Copy each line in the data below that contains the word "graph".

[Collection entries]
- - -

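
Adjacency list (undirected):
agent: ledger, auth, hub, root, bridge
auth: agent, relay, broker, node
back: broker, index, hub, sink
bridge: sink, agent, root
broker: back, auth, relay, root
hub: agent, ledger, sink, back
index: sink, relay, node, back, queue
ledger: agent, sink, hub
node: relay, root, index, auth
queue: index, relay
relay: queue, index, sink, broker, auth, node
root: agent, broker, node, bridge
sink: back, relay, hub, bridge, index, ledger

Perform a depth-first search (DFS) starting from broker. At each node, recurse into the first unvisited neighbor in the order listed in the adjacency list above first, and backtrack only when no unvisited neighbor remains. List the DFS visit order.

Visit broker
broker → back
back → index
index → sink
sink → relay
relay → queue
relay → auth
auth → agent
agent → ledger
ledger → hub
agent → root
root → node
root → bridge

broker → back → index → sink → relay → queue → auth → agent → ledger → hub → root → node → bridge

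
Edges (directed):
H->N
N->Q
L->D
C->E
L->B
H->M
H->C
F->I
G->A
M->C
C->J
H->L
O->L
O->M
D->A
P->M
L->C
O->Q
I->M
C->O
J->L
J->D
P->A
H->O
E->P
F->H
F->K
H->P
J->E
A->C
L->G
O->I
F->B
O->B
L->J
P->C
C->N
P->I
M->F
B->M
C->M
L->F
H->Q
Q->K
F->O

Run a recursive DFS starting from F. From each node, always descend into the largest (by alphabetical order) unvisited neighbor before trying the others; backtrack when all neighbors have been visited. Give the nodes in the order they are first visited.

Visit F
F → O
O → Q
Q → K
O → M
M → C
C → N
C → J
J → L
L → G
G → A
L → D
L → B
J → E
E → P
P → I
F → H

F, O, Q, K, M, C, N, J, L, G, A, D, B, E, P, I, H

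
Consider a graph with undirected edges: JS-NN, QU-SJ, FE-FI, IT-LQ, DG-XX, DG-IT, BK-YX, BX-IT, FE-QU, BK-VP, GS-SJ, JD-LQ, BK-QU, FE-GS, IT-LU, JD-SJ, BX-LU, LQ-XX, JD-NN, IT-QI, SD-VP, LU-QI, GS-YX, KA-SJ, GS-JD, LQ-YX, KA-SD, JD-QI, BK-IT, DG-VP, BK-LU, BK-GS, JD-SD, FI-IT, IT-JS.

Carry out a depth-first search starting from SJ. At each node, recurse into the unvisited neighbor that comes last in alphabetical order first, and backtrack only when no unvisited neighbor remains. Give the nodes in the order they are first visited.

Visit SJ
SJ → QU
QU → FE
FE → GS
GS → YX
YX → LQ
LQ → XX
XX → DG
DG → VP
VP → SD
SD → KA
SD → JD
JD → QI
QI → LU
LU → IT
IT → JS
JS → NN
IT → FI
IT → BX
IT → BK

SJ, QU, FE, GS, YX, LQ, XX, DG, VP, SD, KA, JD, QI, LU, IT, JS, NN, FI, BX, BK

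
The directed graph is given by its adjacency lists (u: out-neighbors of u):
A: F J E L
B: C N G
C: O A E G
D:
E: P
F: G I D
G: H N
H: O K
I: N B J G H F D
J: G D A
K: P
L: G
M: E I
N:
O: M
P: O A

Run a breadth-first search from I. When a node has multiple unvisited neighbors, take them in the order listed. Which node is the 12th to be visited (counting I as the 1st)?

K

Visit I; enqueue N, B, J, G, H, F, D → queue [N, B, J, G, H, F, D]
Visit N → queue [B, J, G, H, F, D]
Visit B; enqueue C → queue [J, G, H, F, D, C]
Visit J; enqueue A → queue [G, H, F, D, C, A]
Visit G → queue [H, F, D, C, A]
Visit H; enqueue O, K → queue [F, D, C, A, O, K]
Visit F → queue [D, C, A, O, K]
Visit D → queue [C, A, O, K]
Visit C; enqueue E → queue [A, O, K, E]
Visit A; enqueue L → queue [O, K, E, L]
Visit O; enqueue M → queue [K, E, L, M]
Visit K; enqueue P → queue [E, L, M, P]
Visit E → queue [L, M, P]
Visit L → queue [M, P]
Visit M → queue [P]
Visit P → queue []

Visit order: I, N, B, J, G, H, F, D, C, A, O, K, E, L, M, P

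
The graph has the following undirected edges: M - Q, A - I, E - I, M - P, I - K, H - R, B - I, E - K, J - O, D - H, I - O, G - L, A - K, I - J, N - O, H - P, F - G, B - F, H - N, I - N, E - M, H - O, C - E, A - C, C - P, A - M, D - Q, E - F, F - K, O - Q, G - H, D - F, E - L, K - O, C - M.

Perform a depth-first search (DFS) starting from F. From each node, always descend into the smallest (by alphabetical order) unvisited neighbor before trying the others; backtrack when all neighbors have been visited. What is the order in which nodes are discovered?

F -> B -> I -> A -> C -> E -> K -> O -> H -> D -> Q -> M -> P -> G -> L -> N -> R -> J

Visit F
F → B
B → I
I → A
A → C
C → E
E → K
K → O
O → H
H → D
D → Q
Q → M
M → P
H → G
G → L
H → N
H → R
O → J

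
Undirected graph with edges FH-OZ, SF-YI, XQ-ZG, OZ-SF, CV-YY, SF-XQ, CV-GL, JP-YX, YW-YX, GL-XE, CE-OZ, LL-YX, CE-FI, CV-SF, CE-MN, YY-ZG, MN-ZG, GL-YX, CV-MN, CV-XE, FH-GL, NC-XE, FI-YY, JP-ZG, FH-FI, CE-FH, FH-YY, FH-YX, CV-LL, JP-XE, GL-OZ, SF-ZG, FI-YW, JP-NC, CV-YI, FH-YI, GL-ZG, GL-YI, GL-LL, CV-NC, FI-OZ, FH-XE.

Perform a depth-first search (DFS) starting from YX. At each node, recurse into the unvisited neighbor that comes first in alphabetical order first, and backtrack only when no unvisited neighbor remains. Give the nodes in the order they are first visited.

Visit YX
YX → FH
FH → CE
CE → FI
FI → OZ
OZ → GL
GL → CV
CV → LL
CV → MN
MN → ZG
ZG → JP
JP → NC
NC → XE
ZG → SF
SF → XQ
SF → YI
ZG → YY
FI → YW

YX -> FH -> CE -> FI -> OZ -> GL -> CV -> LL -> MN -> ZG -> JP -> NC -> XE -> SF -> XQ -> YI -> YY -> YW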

- - -

**Your response:**
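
Consider a graph with undirected edges: JS-NN, QU-SJ, FE-FI, IT-LQ, DG-XX, DG-IT, BK-YX, BX-IT, FE-QU, BK-VP, GS-SJ, JD-LQ, BK-QU, FE-GS, IT-LU, JD-SJ, BX-LU, LQ-XX, JD-NN, IT-QI, SD-VP, LU-QI, GS-YX, KA-SJ, GS-JD, LQ-YX, KA-SD, JD-QI, BK-IT, DG-VP, BK-LU, BK-GS, JD-SD, FI-IT, IT-JS.
The directed graph is given by its adjacency lists (u: out-neighbors of u):
The graph has the following undirected edges: M - Q, A - I, E - I, M - P, I - K, H - R, B - I, E - K, J - O, D - H, I - O, G - L, A - K, I - J, N - O, H - P, F - G, B - F, H - N, I - N, E - M, H - O, C - E, A - C, C - P, A - M, D - Q, E - F, F - K, O - Q, G - H, D - F, E - L, K - O, C - M.
Undirected graph with edges FH-OZ, SF-YI, XQ-ZG, OZ-SF, CV-YY, SF-XQ, CV-GL, JP-YX, YW-YX, GL-XE, CE-OZ, LL-YX, CE-FI, CV-SF, CE-MN, YY-ZG, MN-ZG, GL-YX, CV-MN, CV-XE, FH-GL, NC-XE, FI-YY, JP-ZG, FH-FI, CE-FH, FH-YY, FH-YX, CV-LL, JP-XE, GL-OZ, SF-ZG, FI-YW, JP-NC, CV-YI, FH-YI, GL-ZG, GL-YI, GL-LL, CV-NC, FI-OZ, FH-XE.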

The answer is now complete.